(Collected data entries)
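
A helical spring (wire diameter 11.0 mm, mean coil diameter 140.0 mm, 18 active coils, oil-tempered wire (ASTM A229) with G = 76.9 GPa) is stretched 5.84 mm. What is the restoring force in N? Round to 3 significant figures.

k = Gd⁴/(8D³N_a) = (76.9×10³)(11.0⁴)/(8·140.0³·18) = 2.8494 N/mm
F = k·δ = 2.8494 × 5.84 = 16.64 N

16.6 N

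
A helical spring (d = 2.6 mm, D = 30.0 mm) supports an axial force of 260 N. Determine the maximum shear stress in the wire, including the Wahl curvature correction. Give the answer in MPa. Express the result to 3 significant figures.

1270 MPa

Spring index C = D/d = 30.0/2.6 = 11.5385
K_W = (4C−1)/(4C−4) + 0.615/C = 45.154/42.154 + 0.0533 = 1.1245
τ₀ = 8FD/(πd³) = 8·260·30.0/(π·2.6³) = 62400/55.217 = 1130.1 MPa
τ_max = K·τ₀ = 1.1245 × 1130.1 = 1270.8 MPa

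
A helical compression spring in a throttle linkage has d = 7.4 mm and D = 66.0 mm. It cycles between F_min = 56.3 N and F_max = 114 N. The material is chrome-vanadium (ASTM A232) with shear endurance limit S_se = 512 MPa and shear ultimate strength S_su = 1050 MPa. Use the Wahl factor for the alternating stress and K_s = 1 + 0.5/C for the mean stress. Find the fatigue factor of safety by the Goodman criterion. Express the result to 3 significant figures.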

> **INSTRUCTIONS TO FOLLOW**
All of the lines above must be returned exactly as they stand.

> **COMPLETED EXERCISE**
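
A helical spring (wire diameter 11.0 mm, mean coil diameter 140.0 mm, 18 active coils, oil-tempered wire (ASTM A229) with G = 76.9 GPa) is stretched 5.84 mm. What is the restoring force in N? Round to 3 significant figures.

k = Gd⁴/(8D³N_a) = (76.9×10³)(11.0⁴)/(8·140.0³·18) = 2.8494 N/mm
F = k·δ = 2.8494 × 5.84 = 16.64 N

16.6 N

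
A helical spring (d = 2.6 mm, D = 30.0 mm) supports an axial force of 260 N. Determine the maximum shear stress in the wire, including the Wahl curvature correction. Give the answer in MPa. Express the result to 3 significant figures.

1270 MPa

Spring index C = D/d = 30.0/2.6 = 11.5385
K_W = (4C−1)/(4C−4) + 0.615/C = 45.154/42.154 + 0.0533 = 1.1245
τ₀ = 8FD/(πd³) = 8·260·30.0/(π·2.6³) = 62400/55.217 = 1130.1 MPa
τ_max = K·τ₀ = 1.1245 × 1130.1 = 1270.8 MPa

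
A helical compression spring in a throttle linkage has d = 7.4 mm and D = 66.0 mm. It cycles between F_min = 56.3 N and F_max = 114 N. The material is chrome-vanadium (ASTM A232) with shear endurance limit S_se = 512 MPa and shear ultimate strength S_su = 1050 MPa. Use the Wahl factor for the alternating stress and K_s = 1 + 0.5/C for the mean stress. Find the fatigue factor of safety by the Goodman criterion. Express the result to 3 significant figures.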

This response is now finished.